# [Exercise]
Please copy each line of the listing below in which the word "sequesters" appears.

# [Record excerpts]

------------

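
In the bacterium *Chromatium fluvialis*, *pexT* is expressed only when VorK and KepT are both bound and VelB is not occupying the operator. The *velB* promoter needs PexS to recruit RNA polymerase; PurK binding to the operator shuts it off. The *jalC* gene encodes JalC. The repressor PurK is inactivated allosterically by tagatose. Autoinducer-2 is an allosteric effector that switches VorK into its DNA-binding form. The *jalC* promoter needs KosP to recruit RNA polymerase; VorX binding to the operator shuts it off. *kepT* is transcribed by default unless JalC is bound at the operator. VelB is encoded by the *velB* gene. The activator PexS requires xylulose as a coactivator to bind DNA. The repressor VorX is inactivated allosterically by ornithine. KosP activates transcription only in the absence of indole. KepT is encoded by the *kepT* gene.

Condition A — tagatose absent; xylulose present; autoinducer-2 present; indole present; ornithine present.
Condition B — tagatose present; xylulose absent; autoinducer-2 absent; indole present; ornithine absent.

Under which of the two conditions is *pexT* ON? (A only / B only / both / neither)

A only

Condition A:
Tagatose is absent, so PurK is active.
Xylulose is present, so PexS is active.
With repressor PurK bound, *velB* is not transcribed.
So VelB is not produced.
Autoinducer-2 is present, so VorK is active.
Indole is present, so KosP is inactive.
Ornithine is present, so VorX is inactive.
Required activator KosP is absent, so *jalC* is not transcribed.
So JalC is not produced.
With no repressor bound, *kepT* is transcribed.
So KepT is produced and active.
No repressor is bound and VorK and KepT are active, so *pexT* is transcribed.
→ *pexT* is ON in A.
Condition B:
Tagatose is present, so PurK is inactive.
Xylulose is absent, so PexS is inactive.
Required activator PexS is absent, so *velB* is not transcribed.
So VelB is not produced.
Autoinducer-2 is absent, so VorK is inactive.
Indole is present, so KosP is inactive.
Ornithine is absent, so VorX is active.
With repressor VorX bound, *jalC* is not transcribed.
So JalC is not produced.
With no repressor bound, *kepT* is transcribed.
So KepT is produced and active.
Required activator VorK is absent, so *pexT* is not transcribed.
→ *pexT* is OFF in B.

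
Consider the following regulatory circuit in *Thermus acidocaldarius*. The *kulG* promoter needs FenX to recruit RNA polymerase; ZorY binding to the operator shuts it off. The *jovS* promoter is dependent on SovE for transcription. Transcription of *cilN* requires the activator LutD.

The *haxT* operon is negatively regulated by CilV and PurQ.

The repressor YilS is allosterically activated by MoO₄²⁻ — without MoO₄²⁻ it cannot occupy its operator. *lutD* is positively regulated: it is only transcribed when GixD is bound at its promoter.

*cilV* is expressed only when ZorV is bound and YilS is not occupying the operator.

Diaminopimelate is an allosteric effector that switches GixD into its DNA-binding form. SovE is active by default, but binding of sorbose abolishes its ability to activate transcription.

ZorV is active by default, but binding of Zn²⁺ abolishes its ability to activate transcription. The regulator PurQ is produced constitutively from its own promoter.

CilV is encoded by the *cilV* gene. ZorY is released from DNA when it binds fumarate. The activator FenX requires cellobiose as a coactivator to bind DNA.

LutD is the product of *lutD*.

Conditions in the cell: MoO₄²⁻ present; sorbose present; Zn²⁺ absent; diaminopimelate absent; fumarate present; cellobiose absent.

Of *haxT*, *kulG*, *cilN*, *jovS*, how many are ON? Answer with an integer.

0

Zn²⁺ is absent, so ZorV is active.
MoO₄²⁻ is present, so YilS is active.
With repressor YilS bound, *cilV* is not transcribed.
So CilV is not produced.
PurQ is produced constitutively and is active.
With repressor PurQ bound, *haxT* is not transcribed.
→ *haxT* is OFF.
Cellobiose is absent, so FenX is inactive.
Fumarate is present, so ZorY is inactive.
Required activator FenX is absent, so *kulG* is not transcribed.
→ *kulG* is OFF.
Diaminopimelate is absent, so GixD is inactive.
Required activator GixD is absent, so *lutD* is not transcribed.
So LutD is not produced.
Required activator LutD is absent, so *cilN* is not transcribed.
→ *cilN* is OFF.
Sorbose is present, so SovE is inactive.
Required activator SovE is absent, so *jovS* is not transcribed.
→ *jovS* is OFF.
0 of the 4 genes are transcribed.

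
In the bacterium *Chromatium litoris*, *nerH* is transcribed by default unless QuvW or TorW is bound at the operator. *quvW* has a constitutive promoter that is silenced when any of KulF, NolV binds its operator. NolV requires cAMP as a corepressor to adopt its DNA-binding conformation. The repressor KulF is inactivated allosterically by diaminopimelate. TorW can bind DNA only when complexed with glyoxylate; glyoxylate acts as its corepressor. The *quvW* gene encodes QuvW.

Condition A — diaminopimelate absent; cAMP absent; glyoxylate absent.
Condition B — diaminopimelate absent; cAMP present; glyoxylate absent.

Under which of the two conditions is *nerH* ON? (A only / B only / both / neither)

Condition A:
Diaminopimelate is absent, so KulF is active.
cAMP is absent, so NolV is inactive.
With repressor KulF bound, *quvW* is not transcribed.
So QuvW is not produced.
Glyoxylate is absent, so TorW is inactive.
With no repressor bound, *nerH* is transcribed.
→ *nerH* is ON in A.
Condition B:
Diaminopimelate is absent, so KulF is active.
cAMP is present, so NolV is active.
With repressor KulF bound, *quvW* is not transcribed.
So QuvW is not produced.
Glyoxylate is absent, so TorW is inactive.
With no repressor bound, *nerH* is transcribed.
→ *nerH* is ON in B.

both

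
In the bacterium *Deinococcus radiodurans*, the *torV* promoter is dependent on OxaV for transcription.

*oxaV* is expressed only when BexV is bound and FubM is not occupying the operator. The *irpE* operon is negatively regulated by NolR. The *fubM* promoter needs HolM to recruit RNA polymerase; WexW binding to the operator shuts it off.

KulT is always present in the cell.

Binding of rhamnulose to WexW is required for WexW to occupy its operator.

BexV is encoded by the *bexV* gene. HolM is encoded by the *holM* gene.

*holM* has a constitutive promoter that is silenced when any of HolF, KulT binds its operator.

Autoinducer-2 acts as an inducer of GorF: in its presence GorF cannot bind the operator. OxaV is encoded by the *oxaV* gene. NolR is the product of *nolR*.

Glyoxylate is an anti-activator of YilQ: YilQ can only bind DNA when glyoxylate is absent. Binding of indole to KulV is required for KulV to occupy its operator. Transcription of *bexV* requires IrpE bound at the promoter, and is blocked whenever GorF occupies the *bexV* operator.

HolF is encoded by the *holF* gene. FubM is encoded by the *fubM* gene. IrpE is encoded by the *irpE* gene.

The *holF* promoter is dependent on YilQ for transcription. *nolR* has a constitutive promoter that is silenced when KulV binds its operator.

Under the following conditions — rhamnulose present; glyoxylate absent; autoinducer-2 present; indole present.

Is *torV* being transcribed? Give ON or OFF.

ON

Glyoxylate is absent, so YilQ is active.
No repressor is bound and YilQ is active, so *holF* is transcribed.
So HolF is produced and active.
KulT is produced constitutively and is active.
With repressor HolF bound, *holM* is not transcribed.
So HolM is not produced.
Rhamnulose is present, so WexW is active.
With repressor WexW bound, *fubM* is not transcribed.
So FubM is not produced.
Autoinducer-2 is present, so GorF is inactive.
Indole is present, so KulV is active.
With repressor KulV bound, *nolR* is not transcribed.
So NolR is not produced.
With no repressor bound, *irpE* is transcribed.
So IrpE is produced and active.
No repressor is bound and IrpE is active, so *bexV* is transcribed.
So BexV is produced and active.
No repressor is bound and BexV is active, so *oxaV* is transcribed.
So OxaV is produced and active.
No repressor is bound and OxaV is active, so *torV* is transcribed.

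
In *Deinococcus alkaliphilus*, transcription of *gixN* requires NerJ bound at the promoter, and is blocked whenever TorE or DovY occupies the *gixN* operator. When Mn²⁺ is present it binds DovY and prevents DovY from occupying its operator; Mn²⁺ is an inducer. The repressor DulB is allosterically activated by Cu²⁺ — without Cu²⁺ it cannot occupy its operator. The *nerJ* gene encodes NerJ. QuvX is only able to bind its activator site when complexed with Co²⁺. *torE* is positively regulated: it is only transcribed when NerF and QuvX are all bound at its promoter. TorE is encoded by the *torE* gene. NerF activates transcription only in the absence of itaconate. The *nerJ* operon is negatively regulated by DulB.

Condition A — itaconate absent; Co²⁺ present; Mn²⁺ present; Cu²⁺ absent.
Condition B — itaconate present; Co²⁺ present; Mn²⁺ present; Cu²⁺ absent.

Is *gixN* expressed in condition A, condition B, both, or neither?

Condition A:
Itaconate is absent, so NerF is active.
Co²⁺ is present, so QuvX is active.
No repressor is bound and NerF and QuvX are active, so *torE* is transcribed.
So TorE is produced and active.
Mn²⁺ is present, so DovY is inactive.
Cu²⁺ is absent, so DulB is inactive.
With no repressor bound, *nerJ* is transcribed.
So NerJ is produced and active.
With repressor TorE bound, *gixN* is not transcribed.
→ *gixN* is OFF in A.
Condition B:
Itaconate is present, so NerF is inactive.
Co²⁺ is present, so QuvX is active.
Required activator NerF is absent, so *torE* is not transcribed.
So TorE is not produced.
Mn²⁺ is present, so DovY is inactive.
Cu²⁺ is absent, so DulB is inactive.
With no repressor bound, *nerJ* is transcribed.
So NerJ is produced and active.
No repressor is bound and NerJ is active, so *gixN* is transcribed.
→ *gixN* is ON in B.

B only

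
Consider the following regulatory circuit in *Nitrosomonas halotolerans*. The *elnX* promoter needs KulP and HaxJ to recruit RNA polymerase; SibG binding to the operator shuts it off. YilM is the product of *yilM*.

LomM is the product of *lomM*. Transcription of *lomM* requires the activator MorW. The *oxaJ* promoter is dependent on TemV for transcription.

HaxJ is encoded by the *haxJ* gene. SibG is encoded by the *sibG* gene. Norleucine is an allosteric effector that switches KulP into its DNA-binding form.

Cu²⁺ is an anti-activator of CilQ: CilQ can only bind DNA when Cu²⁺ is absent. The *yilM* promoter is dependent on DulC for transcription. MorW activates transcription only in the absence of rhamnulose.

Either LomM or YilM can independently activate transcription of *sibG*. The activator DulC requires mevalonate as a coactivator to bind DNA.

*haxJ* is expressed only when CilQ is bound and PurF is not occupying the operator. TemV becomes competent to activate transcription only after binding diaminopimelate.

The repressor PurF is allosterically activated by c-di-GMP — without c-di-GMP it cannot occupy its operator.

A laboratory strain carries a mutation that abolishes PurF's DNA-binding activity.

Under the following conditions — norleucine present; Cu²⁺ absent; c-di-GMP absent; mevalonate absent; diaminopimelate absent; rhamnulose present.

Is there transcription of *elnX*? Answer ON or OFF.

Norleucine is present, so KulP is active.
Cu²⁺ is absent, so CilQ is active.
PurF is non-functional in this strain, so it has no effect.
No repressor is bound and CilQ is active, so *haxJ* is transcribed.
So HaxJ is produced and active.
Rhamnulose is present, so MorW is inactive.
Required activator MorW is absent, so *lomM* is not transcribed.
So LomM is not produced.
Mevalonate is absent, so DulC is inactive.
Required activator DulC is absent, so *yilM* is not transcribed.
So YilM is not produced.
No activator is available at the *sibG* promoter, so *sibG* is not transcribed.
So SibG is not produced.
No repressor is bound and KulP and HaxJ are active, so *elnX* is transcribed.

ON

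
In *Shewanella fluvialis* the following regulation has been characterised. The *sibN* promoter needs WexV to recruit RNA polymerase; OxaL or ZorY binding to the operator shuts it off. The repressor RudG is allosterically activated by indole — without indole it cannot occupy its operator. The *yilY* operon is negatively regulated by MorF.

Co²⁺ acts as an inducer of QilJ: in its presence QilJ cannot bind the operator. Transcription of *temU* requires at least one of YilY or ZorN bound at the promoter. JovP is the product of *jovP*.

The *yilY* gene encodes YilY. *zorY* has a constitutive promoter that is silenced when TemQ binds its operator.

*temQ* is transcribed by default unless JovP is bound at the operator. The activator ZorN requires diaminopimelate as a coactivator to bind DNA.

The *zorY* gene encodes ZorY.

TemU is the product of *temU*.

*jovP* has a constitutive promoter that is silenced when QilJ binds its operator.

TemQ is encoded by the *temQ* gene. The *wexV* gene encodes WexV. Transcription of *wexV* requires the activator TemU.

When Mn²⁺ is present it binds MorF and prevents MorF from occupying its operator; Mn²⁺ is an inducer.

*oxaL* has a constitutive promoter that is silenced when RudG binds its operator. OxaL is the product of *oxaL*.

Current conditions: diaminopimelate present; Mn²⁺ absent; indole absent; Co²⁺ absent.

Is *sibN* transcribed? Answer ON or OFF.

OFF

Indole is absent, so RudG is inactive.
With no repressor bound, *oxaL* is transcribed.
So OxaL is produced and active.
Mn²⁺ is absent, so MorF is active.
With repressor MorF bound, *yilY* is not transcribed.
So YilY is not produced.
Diaminopimelate is present, so ZorN is active.
Activator ZorN is present, so *temU* is transcribed.
So TemU is produced and active.
No repressor is bound and TemU is active, so *wexV* is transcribed.
So WexV is produced and active.
Co²⁺ is absent, so QilJ is active.
With repressor QilJ bound, *jovP* is not transcribed.
So JovP is not produced.
With no repressor bound, *temQ* is transcribed.
So TemQ is produced and active.
With repressor TemQ bound, *zorY* is not transcribed.
So ZorY is not produced.
With repressor OxaL bound, *sibN* is not transcribed.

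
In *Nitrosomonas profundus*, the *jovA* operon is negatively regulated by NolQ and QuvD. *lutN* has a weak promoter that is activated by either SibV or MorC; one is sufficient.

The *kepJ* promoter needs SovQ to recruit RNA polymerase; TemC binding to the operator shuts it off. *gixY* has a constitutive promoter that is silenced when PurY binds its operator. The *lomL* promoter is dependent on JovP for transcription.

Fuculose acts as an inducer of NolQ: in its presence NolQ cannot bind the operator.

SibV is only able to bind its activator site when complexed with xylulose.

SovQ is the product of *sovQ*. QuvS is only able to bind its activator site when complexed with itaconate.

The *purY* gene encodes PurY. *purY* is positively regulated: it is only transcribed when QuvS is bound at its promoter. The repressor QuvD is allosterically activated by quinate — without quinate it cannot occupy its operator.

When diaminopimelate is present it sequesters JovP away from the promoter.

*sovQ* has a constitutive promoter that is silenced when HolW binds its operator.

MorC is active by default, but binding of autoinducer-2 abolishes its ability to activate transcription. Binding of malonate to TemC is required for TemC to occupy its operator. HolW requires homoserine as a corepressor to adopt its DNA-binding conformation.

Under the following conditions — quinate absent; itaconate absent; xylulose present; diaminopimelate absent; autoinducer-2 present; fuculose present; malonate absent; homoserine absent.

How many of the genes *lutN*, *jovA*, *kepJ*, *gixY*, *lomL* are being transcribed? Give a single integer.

Xylulose is present, so SibV is active.
Autoinducer-2 is present, so MorC is inactive.
Activator SibV is present, so *lutN* is transcribed.
→ *lutN* is ON.
Fuculose is present, so NolQ is inactive.
Quinate is absent, so QuvD is inactive.
With no repressor bound, *jovA* is transcribed.
→ *jovA* is ON.
Homoserine is absent, so HolW is inactive.
With no repressor bound, *sovQ* is transcribed.
So SovQ is produced and active.
Malonate is absent, so TemC is inactive.
No repressor is bound and SovQ is active, so *kepJ* is transcribed.
→ *kepJ* is ON.
Itaconate is absent, so QuvS is inactive.
Required activator QuvS is absent, so *purY* is not transcribed.
So PurY is not produced.
With no repressor bound, *gixY* is transcribed.
→ *gixY* is ON.
Diaminopimelate is absent, so JovP is active.
No repressor is bound and JovP is active, so *lomL* is transcribed.
→ *lomL* is ON.
5 of the 5 genes are transcribed.

5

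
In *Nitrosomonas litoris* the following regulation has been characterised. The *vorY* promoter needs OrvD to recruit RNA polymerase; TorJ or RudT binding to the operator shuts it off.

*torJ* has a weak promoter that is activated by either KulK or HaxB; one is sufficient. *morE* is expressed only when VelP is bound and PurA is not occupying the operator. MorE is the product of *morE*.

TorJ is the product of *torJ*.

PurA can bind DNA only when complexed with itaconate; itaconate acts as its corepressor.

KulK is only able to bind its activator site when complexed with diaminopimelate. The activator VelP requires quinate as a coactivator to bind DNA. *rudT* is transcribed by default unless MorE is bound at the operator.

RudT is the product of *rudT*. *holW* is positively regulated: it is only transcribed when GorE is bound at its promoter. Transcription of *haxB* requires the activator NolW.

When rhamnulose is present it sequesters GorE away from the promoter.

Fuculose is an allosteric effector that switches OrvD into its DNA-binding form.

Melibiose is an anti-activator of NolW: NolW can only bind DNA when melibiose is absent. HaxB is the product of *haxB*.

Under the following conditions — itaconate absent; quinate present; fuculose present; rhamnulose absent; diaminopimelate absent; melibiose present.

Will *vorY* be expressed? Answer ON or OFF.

ON

Diaminopimelate is absent, so KulK is inactive.
Melibiose is present, so NolW is inactive.
Required activator NolW is absent, so *haxB* is not transcribed.
So HaxB is not produced.
No activator is available at the *torJ* promoter, so *torJ* is not transcribed.
So TorJ is not produced.
Fuculose is present, so OrvD is active.
Itaconate is absent, so PurA is inactive.
Quinate is present, so VelP is active.
No repressor is bound and VelP is active, so *morE* is transcribed.
So MorE is produced and active.
With repressor MorE bound, *rudT* is not transcribed.
So RudT is not produced.
No repressor is bound and OrvD is active, so *vorY* is transcribed.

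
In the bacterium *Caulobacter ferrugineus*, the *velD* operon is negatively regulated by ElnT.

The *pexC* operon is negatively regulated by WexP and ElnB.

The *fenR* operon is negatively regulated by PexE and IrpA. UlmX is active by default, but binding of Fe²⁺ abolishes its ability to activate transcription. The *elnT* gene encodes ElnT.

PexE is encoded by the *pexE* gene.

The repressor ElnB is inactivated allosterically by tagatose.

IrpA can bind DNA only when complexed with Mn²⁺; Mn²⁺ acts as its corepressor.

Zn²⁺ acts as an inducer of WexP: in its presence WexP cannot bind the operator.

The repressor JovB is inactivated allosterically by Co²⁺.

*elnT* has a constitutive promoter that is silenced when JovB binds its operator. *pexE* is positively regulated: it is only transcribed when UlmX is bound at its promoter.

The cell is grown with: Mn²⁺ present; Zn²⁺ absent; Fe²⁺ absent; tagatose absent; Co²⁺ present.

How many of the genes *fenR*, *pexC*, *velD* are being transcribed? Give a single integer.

0

Fe²⁺ is absent, so UlmX is active.
No repressor is bound and UlmX is active, so *pexE* is transcribed.
So PexE is produced and active.
Mn²⁺ is present, so IrpA is active.
With repressor PexE bound, *fenR* is not transcribed.
→ *fenR* is OFF.
Zn²⁺ is absent, so WexP is active.
Tagatose is absent, so ElnB is active.
With repressor WexP bound, *pexC* is not transcribed.
→ *pexC* is OFF.
Co²⁺ is present, so JovB is inactive.
With no repressor bound, *elnT* is transcribed.
So ElnT is produced and active.
With repressor ElnT bound, *velD* is not transcribed.
→ *velD* is OFF.
0 of the 3 genes are transcribed.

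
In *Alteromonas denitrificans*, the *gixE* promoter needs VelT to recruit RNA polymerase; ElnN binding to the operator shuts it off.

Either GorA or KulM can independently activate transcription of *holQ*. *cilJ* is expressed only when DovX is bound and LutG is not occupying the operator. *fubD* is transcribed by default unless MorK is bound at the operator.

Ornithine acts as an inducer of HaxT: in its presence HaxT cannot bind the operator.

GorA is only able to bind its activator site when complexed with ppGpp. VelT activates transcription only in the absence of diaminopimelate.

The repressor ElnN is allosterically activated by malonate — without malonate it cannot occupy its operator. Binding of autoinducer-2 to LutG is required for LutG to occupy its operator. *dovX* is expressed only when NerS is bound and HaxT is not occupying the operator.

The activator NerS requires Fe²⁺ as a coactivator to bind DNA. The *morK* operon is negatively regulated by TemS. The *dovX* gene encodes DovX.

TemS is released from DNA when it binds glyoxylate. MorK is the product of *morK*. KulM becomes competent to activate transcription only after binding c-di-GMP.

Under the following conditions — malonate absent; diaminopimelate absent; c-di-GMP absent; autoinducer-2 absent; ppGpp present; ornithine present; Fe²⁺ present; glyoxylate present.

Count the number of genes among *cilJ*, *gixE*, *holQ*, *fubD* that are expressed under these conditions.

Ornithine is present, so HaxT is inactive.
Fe²⁺ is present, so NerS is active.
No repressor is bound and NerS is active, so *dovX* is transcribed.
So DovX is produced and active.
Autoinducer-2 is absent, so LutG is inactive.
No repressor is bound and DovX is active, so *cilJ* is transcribed.
→ *cilJ* is ON.
Malonate is absent, so ElnN is inactive.
Diaminopimelate is absent, so VelT is active.
No repressor is bound and VelT is active, so *gixE* is transcribed.
→ *gixE* is ON.
ppGpp is present, so GorA is active.
c-di-GMP is absent, so KulM is inactive.
Activator GorA is present, so *holQ* is transcribed.
→ *holQ* is ON.
Glyoxylate is present, so TemS is inactive.
With no repressor bound, *morK* is transcribed.
So MorK is produced and active.
With repressor MorK bound, *fubD* is not transcribed.
→ *fubD* is OFF.
3 of the 4 genes are transcribed.

3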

------------

# [Reply]
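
When diaminopimelate is present it sequesters JovP away from the promoter.
When rhamnulose is present it sequesters GorE away from the promoter.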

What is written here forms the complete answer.